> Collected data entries

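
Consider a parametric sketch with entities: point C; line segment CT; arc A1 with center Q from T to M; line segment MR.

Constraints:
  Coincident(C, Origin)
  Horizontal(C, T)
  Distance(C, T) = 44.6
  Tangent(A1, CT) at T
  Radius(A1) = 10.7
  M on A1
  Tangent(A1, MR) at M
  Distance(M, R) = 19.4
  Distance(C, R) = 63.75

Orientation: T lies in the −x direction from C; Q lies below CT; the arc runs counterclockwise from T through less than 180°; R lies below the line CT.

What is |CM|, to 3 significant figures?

56.2

Checks: |QT| = 10.70 ✓; |QM| = 10.70 ✓; ∠(QM, MR) = 90.00° ✓; |MR| = 19.40 ✓; |CR| = 63.75 ✓.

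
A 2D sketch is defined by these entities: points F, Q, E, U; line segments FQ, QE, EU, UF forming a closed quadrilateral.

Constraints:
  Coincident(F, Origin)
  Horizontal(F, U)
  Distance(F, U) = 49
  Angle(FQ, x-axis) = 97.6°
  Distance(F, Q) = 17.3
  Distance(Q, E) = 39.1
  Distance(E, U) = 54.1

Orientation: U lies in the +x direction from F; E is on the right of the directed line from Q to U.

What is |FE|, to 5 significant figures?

21.914

Checks: |QE| = 39.10 ✓; |EU| = 54.10 ✓.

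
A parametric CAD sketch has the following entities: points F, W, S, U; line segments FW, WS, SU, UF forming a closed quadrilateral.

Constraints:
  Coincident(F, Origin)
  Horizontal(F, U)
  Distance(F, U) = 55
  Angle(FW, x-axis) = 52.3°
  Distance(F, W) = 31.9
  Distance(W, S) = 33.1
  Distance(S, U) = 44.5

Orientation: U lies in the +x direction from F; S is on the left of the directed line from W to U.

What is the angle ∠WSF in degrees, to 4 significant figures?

8.965°

F is at the origin; FU is horizontal with |FU| = 55.0 and U in +x, so U = (55.0, 0). FW runs at 52.3° with |FW| = 31.9, so W = (19.51, 25.24). S is determined by |WS| = 33.1 and |SU| = 44.5 together: it lies at the intersection of circle(W, 33.1) and circle(U, 44.5). With |WU| = 43.55, the foot of the radical line on WU is 11.62 from W and the perpendicular offset is √(33.1² − 11.62²) = 30.99. Taking the left-of-WU solution: S = (46.94, 43.76).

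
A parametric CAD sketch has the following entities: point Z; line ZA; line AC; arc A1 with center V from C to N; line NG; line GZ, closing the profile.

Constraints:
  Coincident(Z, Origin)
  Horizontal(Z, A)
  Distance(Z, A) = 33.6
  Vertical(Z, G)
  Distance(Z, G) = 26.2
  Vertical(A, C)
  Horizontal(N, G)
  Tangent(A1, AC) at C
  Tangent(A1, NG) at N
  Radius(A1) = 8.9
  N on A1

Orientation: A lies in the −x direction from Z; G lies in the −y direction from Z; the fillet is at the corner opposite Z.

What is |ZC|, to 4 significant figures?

37.79

Z is at the origin; ZA is horizontal with |ZA| = 33.6 and A on the −x side, so A = (-33.60, 0.000). Z and G share the same x with |ZG| = 26.2 and G on the −y side, so G = (0.000, -26.20). The virtual corner opposite Z is at (-33.60, -26.20). Tangency of A1 to AC means the radius VC is perpendicular to AC and tangency of A1 to NG means the radius VN is perpendicular to NG, with radius 8.9, so the center V sits 8.9 in from both sides at V = (-24.70, -17.30). That places the tangent points at C = (-33.60, -17.30) on AC and N = (-24.70, -26.20) on NG. Then |ZC| = |C − Z| = 37.79.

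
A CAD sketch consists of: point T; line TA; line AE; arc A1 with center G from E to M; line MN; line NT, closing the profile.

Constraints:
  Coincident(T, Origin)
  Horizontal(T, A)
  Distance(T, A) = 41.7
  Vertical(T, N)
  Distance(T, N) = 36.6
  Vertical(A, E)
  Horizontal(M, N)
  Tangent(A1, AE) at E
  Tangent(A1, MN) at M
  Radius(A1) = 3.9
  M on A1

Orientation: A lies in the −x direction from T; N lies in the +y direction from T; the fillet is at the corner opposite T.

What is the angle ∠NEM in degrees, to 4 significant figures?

39.66°

T is at the origin; TA is horizontal with |TA| = 41.7 and A on the −x side, so A = (-41.70, 0.000). TN is vertical with |TN| = 36.6 and N on the +y side, so N = (0.000, 36.60). The virtual corner opposite T is at (-41.70, 36.60). The tangent condition forces GE to be normal to AE and since A1 is tangent to MN there, GM ⟂ MN, with radius 3.9, so the center G sits 3.9 in from both sides at G = (-37.80, 32.70). That places the tangent points at E = (-41.70, 32.70) on AE and M = (-37.80, 36.60) on MN. Then cos ∠NEM = EN·EM / (|EN||EM|), giving 39.66°.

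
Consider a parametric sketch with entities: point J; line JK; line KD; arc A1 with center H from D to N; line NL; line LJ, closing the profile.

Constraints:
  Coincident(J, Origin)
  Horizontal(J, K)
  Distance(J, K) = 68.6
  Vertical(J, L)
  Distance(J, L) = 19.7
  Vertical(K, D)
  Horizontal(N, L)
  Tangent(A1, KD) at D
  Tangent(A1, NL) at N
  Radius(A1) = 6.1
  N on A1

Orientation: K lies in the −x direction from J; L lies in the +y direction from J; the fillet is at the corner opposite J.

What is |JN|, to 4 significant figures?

65.53

The virtual corner opposite J is at (-68.60, 19.70). A1 meets KD tangentially, so HD is at right angles to KD and tangency of A1 to NL means the radius HN is perpendicular to NL, with radius 6.1, so the center H sits 6.1 in from both sides at H = (-62.50, 13.60). That places the tangent points at D = (-68.60, 13.60) on KD and N = (-62.50, 19.70) on NL. Then |JN| = |N − J| = 65.53.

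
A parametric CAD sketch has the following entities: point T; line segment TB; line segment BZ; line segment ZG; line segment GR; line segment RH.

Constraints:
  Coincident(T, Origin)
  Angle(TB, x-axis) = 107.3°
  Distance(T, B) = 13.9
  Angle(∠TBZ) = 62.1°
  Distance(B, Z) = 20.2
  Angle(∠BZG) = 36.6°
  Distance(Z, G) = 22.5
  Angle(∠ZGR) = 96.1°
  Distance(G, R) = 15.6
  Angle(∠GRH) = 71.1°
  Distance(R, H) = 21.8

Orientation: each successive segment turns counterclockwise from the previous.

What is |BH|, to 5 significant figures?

13.387

T is at the origin; TB runs at 107.3° with length 13.9, so B = (-4.1335, 13.271). ∠TBZ = 62.1° gives BZ at -134.80° from the x-axis; with |BZ| = 20.2, Z = (-18.367, -1.0622). ∠BZG = 36.6° gives ZG at 8.6000° from the x-axis; with |ZG| = 22.5, G = (3.8799, 2.3024). ∠ZGR = 96.1° gives GR at 92.500° from the x-axis; with |GR| = 15.6, R = (3.1994, 17.888). ∠GRH = 71.1° gives RH at -158.60° from the x-axis; with |RH| = 21.8, H = (-17.098, 9.9332). Then |BH| = |H − B| = 13.387.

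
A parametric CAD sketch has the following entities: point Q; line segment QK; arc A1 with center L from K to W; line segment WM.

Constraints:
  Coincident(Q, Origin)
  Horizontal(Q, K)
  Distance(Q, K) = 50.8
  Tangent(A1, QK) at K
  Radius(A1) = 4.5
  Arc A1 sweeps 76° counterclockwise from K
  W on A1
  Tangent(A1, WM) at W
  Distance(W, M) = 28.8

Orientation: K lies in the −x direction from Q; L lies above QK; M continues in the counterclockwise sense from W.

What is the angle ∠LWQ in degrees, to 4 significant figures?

170.2°

Q is at the origin; Q and K share the same y with |QK| = 50.8 and K on the −x side, so K = (-50.80, 0.000). The tangent condition forces LK to be normal to QK, so L = K + (0, 4.5) = (-50.80, 4.500). On A1, K sits at bearing -90° from L; a 76° counterclockwise sweep puts W at bearing -14°, so W = L + 4.5·(cos -14°, sin -14°) = (-46.43, 3.411). Then cos ∠LWQ = WL·WQ / (|WL||WQ|), giving 170.2°.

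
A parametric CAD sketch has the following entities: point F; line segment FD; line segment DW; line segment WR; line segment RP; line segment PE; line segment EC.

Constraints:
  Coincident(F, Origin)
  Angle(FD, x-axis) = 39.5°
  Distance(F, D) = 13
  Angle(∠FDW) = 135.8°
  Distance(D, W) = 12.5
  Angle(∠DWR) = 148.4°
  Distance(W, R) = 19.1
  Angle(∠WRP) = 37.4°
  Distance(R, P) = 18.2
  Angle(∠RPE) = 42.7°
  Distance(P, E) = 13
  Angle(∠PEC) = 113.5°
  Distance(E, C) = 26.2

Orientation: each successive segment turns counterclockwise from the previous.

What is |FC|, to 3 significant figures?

53.5

F is at the origin; FD runs at 39.5° with length 13.0, so D = (10.0, 8.27). ∠FDW = 135.8° gives DW at 83.7° from the x-axis; with |DW| = 12.5, W = (11.4, 20.7). ∠DWR = 148.4° gives WR at 115° from the x-axis; with |WR| = 19.1, R = (3.24, 38.0). ∠WRP = 37.4° gives RP at -102° from the x-axis; with |RP| = 18.2, P = (-0.575, 20.2). ∠RPE = 42.7° gives PE at 35.2° from the x-axis; with |PE| = 13.0, E = (10.0, 27.7). ∠PEC = 113.5° gives EC at 102° from the x-axis; with |EC| = 26.2, C = (4.74, 53.3). Then |FC| = |C − F| = 53.5.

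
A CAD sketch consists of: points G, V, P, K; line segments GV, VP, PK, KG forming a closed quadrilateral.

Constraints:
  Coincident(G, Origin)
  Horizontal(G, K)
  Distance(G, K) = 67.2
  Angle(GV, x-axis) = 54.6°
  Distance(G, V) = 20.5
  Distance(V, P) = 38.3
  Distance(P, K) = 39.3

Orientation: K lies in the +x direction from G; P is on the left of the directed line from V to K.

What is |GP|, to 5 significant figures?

57.115

Checks: |VP| = 38.30 ✓; |PK| = 39.30 ✓.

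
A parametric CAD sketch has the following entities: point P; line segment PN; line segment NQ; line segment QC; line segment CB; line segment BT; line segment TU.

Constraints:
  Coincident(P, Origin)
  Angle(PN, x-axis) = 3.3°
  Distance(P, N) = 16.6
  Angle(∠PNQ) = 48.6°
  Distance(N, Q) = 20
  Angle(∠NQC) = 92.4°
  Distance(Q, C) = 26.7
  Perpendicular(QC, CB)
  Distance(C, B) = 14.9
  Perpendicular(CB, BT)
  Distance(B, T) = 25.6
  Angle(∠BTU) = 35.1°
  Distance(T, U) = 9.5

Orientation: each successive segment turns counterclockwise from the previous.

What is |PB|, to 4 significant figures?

15.59

∠NQC = 92.4° gives QC at -137.7° from the x-axis; with |QC| = 26.7, C = (-17.24, -2.798). The perpendicularity gives CB at right angles to QC, so CB runs at -47.70°; with |CB| = 14.9, B = (-7.216, -13.82). Then |PB| = |B − P| = 15.59.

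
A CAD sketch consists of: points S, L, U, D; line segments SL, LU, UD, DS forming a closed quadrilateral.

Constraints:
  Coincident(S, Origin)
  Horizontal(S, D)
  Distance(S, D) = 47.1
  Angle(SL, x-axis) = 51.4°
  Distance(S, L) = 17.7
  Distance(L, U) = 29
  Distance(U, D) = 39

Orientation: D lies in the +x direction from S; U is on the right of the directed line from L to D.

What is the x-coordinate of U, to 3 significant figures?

11.2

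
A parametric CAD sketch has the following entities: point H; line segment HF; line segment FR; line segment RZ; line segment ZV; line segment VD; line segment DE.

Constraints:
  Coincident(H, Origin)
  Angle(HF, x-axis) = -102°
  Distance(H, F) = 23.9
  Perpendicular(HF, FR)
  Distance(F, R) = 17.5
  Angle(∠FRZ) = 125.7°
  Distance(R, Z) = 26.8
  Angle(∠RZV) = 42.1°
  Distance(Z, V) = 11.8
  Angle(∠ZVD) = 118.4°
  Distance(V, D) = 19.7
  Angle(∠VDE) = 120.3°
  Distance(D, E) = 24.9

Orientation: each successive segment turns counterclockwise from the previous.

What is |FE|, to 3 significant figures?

37.7

∠ZVD = 118.4° gives VD at -118° from the x-axis; with |VD| = 19.7, D = (10.9, -26.4). ∠VDE = 120.3° gives DE at -58.5° from the x-axis; with |DE| = 24.9, E = (23.9, -47.6). Then |FE| = |E − F| = 37.7.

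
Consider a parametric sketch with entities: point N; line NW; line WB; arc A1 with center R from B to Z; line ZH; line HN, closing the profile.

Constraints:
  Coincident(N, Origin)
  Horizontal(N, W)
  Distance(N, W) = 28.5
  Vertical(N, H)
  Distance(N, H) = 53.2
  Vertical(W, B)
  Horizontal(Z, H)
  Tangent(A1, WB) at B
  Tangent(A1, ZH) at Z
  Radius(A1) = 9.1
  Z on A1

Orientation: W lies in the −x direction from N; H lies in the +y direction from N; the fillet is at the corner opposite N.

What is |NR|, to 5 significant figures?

48.179

N and H share the same x with |NH| = 53.2 and H on the +y side, so H = (0.0000, 53.200). The virtual corner opposite N is at (-28.500, 53.200). The tangent condition forces RB to be normal to WB and since A1 is tangent to ZH there, RZ ⟂ ZH, with radius 9.1, so the center R sits 9.1 in from both sides at R = (-19.400, 44.100). Then |NR| = |R − N| = 48.179.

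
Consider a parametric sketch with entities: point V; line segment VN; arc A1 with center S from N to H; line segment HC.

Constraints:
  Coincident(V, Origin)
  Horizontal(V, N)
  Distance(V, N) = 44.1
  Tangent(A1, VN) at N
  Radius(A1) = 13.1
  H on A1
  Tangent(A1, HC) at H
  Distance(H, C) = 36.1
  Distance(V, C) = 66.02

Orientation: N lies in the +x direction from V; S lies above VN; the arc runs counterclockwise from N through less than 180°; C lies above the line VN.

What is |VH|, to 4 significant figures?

59.02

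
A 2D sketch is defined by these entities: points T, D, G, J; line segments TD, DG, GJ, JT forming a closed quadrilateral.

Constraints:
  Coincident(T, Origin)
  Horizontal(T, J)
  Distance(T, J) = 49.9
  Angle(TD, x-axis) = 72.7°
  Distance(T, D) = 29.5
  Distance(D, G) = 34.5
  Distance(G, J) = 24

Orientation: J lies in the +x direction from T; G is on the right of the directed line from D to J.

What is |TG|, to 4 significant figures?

26.02

Checks: |DG| = 34.50 ✓; |GJ| = 24.00 ✓.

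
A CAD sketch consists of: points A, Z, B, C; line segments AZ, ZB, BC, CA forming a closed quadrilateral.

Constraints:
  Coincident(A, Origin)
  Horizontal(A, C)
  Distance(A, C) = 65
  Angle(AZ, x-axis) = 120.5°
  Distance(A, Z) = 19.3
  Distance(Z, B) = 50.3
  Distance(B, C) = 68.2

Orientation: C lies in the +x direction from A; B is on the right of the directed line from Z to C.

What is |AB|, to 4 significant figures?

31.91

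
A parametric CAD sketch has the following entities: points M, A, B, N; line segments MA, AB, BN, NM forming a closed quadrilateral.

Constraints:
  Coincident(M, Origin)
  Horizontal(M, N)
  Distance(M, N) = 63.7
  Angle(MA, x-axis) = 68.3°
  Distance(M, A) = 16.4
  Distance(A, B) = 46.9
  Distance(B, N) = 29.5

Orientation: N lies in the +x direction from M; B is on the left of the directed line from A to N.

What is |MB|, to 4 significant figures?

58.08

Checks: |AB| = 46.90 ✓; |BN| = 29.50 ✓.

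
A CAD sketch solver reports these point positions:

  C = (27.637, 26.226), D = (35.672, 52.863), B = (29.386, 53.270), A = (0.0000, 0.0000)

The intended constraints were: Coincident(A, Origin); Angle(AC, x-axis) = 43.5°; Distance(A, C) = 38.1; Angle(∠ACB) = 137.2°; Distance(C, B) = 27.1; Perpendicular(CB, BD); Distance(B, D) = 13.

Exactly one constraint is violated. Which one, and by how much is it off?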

> What the task requires
Transcribe the lines above between the line holding "Distance(Z, V) = 11.8" and the line holding "Horizontal(N, W)", inclusive, exactly as they stand and with nothing added.

> Task output
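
  Distance(Z, V) = 11.8
  Angle(∠ZVD) = 118.4°
  Distance(V, D) = 19.7
  Angle(∠VDE) = 120.3°
  Distance(D, E) = 24.9

Orientation: each successive segment turns counterclockwise from the previous.

What is |FE|, to 3 significant figures?

37.7

∠ZVD = 118.4° gives VD at -118° from the x-axis; with |VD| = 19.7, D = (10.9, -26.4). ∠VDE = 120.3° gives DE at -58.5° from the x-axis; with |DE| = 24.9, E = (23.9, -47.6). Then |FE| = |E − F| = 37.7.

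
Consider a parametric sketch with entities: point N; line NW; line WB; arc A1 with center R from B to Z; line ZH; line HN, closing the profile.

Constraints:
  Coincident(N, Origin)
  Horizontal(N, W)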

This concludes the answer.